About this exercise: Lines that include "first" make up the answer; copy all of them from the data below.

Stored data entries:
═══

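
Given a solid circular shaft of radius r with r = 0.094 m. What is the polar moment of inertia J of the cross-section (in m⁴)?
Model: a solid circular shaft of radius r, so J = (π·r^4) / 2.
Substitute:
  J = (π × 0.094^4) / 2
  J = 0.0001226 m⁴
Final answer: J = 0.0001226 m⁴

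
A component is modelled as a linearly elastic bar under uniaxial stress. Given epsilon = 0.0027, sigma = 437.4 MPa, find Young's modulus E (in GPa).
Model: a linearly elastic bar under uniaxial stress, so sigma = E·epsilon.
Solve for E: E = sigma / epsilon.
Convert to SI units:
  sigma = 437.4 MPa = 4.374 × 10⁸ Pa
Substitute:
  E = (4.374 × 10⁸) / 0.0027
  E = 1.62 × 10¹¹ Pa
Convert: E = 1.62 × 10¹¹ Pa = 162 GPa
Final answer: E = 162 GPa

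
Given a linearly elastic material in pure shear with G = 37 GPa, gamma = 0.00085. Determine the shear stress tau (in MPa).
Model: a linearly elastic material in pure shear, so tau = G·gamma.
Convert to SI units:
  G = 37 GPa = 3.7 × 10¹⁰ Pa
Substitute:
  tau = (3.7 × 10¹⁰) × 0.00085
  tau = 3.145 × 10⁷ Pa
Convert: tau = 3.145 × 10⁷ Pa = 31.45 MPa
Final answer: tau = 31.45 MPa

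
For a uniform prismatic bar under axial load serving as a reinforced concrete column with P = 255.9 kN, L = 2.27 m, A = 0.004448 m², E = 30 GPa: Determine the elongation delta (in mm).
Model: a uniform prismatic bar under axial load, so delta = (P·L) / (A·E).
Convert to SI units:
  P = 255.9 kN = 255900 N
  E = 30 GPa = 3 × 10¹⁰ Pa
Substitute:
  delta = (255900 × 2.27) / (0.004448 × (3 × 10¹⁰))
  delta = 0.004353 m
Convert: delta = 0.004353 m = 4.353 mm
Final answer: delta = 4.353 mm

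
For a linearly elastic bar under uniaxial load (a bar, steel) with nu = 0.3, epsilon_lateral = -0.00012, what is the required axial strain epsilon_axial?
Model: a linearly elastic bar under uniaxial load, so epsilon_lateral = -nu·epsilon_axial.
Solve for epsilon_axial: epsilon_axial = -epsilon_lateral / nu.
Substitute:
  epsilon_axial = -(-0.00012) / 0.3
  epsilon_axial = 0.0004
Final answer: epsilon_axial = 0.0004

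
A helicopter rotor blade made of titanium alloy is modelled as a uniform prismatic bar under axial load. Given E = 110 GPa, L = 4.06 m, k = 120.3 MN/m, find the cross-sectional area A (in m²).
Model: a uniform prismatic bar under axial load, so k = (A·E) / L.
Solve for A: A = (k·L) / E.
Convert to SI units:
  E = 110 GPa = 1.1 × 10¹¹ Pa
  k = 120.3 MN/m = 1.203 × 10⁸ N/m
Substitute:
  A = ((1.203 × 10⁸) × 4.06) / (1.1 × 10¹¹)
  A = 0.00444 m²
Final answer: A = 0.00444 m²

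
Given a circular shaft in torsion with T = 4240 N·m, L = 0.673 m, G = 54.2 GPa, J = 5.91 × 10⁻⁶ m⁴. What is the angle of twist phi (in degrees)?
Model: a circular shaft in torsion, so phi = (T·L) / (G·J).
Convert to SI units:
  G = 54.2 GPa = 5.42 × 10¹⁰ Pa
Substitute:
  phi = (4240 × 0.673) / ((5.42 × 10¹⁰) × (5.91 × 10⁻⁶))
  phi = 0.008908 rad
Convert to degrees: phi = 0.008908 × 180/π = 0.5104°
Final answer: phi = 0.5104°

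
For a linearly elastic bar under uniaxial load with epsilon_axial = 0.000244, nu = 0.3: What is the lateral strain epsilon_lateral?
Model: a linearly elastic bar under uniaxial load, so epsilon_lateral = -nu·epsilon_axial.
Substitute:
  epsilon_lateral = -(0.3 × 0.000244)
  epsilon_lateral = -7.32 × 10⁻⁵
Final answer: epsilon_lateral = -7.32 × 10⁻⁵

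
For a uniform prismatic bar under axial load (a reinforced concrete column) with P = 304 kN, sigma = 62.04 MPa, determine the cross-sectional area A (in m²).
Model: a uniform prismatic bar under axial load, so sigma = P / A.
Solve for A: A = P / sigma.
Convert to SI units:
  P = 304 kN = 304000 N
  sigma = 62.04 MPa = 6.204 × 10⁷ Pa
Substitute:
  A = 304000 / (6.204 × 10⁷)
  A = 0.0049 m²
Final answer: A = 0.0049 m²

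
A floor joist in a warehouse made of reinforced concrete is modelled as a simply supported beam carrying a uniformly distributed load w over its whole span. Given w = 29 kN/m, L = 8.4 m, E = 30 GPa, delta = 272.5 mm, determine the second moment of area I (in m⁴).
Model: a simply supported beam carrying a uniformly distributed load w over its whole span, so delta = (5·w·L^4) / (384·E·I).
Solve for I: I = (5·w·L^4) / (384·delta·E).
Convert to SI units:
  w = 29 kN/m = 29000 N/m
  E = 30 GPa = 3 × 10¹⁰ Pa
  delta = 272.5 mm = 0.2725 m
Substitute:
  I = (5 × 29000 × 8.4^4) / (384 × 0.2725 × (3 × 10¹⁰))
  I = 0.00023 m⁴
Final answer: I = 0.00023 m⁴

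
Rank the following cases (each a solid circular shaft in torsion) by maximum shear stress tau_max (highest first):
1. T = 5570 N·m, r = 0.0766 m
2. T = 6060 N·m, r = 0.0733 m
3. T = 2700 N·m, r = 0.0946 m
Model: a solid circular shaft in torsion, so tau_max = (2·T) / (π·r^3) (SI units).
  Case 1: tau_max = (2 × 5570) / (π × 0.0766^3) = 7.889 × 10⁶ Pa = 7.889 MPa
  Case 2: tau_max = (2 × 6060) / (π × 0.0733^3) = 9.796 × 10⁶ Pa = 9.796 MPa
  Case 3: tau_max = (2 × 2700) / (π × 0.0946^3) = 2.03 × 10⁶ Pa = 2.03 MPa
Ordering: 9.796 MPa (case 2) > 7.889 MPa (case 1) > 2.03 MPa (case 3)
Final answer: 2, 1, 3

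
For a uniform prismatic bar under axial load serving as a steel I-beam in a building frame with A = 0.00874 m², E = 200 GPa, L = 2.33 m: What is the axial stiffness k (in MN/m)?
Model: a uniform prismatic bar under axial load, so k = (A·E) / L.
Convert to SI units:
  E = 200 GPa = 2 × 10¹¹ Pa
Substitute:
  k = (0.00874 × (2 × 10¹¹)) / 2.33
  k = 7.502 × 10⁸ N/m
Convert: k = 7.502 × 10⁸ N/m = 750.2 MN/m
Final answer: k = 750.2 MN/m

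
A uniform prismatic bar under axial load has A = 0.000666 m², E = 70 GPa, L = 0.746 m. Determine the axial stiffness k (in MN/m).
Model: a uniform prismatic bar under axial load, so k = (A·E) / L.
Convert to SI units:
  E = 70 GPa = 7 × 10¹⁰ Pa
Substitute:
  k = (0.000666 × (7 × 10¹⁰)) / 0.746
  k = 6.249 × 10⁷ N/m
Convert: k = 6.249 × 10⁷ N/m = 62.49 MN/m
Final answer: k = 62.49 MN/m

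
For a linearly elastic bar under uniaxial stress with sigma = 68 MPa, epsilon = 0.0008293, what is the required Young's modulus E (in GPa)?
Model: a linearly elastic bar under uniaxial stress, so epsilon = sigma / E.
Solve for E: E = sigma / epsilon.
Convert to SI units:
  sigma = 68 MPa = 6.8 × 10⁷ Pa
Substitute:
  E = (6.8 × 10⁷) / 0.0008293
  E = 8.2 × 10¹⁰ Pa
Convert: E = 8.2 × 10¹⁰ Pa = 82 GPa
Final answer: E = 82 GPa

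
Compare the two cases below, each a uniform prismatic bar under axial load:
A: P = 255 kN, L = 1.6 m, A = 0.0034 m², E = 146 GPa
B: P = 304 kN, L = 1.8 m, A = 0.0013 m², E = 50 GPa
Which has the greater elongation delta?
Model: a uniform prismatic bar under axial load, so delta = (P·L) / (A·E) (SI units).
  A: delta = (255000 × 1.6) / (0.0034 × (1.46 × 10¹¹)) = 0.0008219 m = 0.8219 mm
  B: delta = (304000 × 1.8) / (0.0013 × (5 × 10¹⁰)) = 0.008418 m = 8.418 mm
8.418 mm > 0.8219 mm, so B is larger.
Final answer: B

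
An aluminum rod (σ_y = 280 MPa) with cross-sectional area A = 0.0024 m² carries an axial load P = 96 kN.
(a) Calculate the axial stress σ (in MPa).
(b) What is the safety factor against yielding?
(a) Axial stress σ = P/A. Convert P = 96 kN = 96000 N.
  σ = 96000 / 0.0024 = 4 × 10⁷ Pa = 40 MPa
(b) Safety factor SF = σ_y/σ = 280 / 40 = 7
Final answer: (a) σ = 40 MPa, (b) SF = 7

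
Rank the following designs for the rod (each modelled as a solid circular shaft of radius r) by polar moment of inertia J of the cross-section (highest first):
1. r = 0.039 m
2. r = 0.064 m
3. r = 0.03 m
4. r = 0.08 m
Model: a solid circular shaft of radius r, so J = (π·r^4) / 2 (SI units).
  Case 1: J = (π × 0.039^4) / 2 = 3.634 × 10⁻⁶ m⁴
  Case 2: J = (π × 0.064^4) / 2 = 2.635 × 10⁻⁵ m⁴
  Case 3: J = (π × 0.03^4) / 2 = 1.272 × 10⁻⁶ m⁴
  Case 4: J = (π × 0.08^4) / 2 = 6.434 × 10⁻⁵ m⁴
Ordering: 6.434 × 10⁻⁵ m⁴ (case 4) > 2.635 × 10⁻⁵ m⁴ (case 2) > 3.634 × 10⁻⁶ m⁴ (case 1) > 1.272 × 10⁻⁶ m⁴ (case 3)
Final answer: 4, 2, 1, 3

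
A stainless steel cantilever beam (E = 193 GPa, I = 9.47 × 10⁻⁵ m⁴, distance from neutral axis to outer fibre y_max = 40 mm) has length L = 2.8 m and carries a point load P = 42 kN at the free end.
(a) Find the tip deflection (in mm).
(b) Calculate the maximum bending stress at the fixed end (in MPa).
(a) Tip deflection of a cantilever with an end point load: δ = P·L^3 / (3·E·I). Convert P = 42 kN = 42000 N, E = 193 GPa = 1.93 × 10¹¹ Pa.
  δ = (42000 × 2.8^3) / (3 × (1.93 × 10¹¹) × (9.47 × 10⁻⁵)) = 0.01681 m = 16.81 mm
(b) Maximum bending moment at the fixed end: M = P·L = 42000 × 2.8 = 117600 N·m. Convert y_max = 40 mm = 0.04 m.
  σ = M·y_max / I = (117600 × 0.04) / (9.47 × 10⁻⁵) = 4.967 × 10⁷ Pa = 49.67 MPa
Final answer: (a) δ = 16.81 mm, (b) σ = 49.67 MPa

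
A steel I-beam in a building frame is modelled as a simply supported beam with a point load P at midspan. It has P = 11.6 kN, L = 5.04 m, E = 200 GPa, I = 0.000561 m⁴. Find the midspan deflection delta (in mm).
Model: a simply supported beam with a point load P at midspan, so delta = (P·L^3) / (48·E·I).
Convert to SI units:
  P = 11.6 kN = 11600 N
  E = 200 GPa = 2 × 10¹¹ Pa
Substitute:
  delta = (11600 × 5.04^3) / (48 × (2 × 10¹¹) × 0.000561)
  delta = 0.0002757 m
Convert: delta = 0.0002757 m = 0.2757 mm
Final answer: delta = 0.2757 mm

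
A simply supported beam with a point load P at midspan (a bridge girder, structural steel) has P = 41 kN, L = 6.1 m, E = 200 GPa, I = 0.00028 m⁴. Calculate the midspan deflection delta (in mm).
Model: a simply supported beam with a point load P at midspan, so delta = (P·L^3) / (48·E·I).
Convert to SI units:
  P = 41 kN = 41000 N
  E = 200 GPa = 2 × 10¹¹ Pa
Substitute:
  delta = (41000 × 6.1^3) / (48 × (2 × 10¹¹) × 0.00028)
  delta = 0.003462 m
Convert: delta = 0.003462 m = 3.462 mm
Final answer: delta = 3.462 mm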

═══

Output of the exercise:
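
Rank the following cases (each a solid circular shaft in torsion) by maximum shear stress tau_max (highest first):
Rank the following designs for the rod (each modelled as a solid circular shaft of radius r) by polar moment of inertia J of the cross-section (highest first):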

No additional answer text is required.